-- RECORDS SUPPLIED follows --
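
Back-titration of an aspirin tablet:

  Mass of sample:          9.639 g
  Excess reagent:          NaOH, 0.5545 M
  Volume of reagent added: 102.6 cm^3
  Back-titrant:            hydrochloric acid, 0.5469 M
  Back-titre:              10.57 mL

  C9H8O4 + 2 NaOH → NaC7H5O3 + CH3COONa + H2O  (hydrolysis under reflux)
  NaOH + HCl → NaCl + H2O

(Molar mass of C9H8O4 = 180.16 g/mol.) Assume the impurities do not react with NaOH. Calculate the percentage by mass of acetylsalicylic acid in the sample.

n(NaOH) added = 0.1026 × 0.5545 = 0.05689 mol
n(HCl) used in back-titration = 0.01057 × 0.5469 = 5.781 × 10^-3 mol
n(NaOH) left over = 5.781 × 10^-3 mol (1:1 ratio)
n(NaOH) consumed by analyte = 0.05689 − 5.781 × 10^-3 = 0.05111 mol
From the 1:2 ratio, n(C9H8O4) = 1/2 × 0.05111 = 0.02556 mol
mass of C9H8O4 = 0.02556 × 180.16 = 4.604 g
% C9H8O4 = 4.604 / 9.639 × 100 = 47.77 %

47.77 %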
-- RECORDS SUPPLIED concluded --
Whenever a line of the material above contains the string "reagent", copy that line out.

*EXERCISE OUTPUT*
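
  Excess reagent:          NaOH, 0.5545 M
  Volume of reagent added: 102.6 cm^3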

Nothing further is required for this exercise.